**What to produce**
Look through the data below and return each line where "recombined" appears.

**Provided data**
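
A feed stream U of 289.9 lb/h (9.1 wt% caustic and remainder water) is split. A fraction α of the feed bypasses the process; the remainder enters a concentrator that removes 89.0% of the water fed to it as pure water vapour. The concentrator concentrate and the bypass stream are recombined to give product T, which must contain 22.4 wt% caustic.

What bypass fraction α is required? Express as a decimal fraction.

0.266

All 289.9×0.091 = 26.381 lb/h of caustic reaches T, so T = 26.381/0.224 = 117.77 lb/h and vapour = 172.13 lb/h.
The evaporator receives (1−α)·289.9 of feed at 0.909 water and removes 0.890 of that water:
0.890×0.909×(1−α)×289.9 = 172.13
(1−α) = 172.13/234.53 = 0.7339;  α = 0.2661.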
* * *
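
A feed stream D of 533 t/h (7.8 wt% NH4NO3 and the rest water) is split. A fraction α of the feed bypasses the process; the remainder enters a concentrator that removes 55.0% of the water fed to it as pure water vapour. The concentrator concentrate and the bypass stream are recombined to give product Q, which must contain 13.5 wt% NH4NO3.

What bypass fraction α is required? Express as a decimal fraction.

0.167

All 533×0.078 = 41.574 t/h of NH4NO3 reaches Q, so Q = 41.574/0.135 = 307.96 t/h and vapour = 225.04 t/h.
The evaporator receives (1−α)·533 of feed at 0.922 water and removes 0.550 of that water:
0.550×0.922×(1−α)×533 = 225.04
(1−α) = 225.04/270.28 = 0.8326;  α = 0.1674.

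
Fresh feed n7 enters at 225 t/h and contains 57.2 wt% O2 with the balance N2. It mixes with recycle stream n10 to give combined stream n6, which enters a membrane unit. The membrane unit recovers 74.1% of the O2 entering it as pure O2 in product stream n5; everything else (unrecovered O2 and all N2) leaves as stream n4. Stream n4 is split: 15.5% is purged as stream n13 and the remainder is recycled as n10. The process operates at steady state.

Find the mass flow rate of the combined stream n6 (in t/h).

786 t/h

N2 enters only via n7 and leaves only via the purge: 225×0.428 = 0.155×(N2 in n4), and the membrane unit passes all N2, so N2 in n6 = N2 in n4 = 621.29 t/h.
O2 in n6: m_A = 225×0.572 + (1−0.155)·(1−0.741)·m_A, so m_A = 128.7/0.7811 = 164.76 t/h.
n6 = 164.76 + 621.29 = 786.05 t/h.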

**Reply to the task**
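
A feed stream U of 289.9 lb/h (9.1 wt% caustic and remainder water) is split. A fraction α of the feed bypasses the process; the remainder enters a concentrator that removes 89.0% of the water fed to it as pure water vapour. The concentrator concentrate and the bypass stream are recombined to give product T, which must contain 22.4 wt% caustic.
A feed stream D of 533 t/h (7.8 wt% NH4NO3 and the rest water) is split. A fraction α of the feed bypasses the process; the remainder enters a concentrator that removes 55.0% of the water fed to it as pure water vapour. The concentrator concentrate and the bypass stream are recombined to give product Q, which must contain 13.5 wt% NH4NO3.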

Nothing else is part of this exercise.